§ What you will do
When you find the line that contains "A mobile app's", restate it and all lines after it exactly, stopping at the end of the material.
◇ ◇ ◇
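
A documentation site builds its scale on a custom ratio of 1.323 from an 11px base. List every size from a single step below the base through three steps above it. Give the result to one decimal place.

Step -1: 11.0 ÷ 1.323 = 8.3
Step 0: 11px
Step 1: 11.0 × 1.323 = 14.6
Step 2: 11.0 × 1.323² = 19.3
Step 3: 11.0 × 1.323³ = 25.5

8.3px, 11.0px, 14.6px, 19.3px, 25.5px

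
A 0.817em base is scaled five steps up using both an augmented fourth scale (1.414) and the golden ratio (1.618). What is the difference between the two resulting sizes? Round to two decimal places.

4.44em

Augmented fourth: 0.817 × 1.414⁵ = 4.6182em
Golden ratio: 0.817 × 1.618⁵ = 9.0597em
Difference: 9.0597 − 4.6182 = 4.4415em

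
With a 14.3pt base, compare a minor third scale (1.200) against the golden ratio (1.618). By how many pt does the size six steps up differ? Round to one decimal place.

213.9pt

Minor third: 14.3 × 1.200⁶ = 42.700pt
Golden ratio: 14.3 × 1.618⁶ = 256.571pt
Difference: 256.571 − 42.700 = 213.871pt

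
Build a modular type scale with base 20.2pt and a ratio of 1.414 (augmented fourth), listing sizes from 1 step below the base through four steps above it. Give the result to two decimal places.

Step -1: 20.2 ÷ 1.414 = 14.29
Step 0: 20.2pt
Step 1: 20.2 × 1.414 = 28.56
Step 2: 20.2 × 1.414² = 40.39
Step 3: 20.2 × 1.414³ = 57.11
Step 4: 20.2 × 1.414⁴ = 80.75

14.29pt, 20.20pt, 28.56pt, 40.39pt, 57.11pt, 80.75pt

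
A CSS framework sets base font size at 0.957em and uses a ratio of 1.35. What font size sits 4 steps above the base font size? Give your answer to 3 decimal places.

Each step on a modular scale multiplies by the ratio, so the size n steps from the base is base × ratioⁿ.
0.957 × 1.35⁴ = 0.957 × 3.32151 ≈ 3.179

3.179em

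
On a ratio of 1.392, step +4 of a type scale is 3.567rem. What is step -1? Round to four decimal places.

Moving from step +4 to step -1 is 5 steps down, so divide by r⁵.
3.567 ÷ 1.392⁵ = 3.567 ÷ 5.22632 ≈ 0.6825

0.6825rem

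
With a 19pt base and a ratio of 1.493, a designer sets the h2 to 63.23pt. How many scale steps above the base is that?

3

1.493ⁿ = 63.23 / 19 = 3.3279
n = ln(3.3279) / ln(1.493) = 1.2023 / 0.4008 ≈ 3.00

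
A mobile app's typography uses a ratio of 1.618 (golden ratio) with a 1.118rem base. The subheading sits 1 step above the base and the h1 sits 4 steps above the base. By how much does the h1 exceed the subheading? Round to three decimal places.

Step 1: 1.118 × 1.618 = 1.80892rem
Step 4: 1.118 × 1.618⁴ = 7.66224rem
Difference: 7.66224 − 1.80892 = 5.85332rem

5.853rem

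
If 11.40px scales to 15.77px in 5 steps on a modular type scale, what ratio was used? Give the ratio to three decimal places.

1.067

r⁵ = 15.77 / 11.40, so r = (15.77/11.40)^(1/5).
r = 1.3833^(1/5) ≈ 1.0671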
◇ ◇ ◇
§ Task response
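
A mobile app's typography uses a ratio of 1.618 (golden ratio) with a 1.118rem base. The subheading sits 1 step above the base and the h1 sits 4 steps above the base. By how much does the h1 exceed the subheading? Round to three decimal places.

Step 1: 1.118 × 1.618 = 1.80892rem
Step 4: 1.118 × 1.618⁴ = 7.66224rem
Difference: 7.66224 − 1.80892 = 5.85332rem

5.853rem

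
If 11.40px scales to 15.77px in 5 steps on a modular type scale, what ratio was used? Give the ratio to three decimal places.

1.067

r⁵ = 15.77 / 11.40, so r = (15.77/11.40)^(1/5).
r = 1.3833^(1/5) ≈ 1.0671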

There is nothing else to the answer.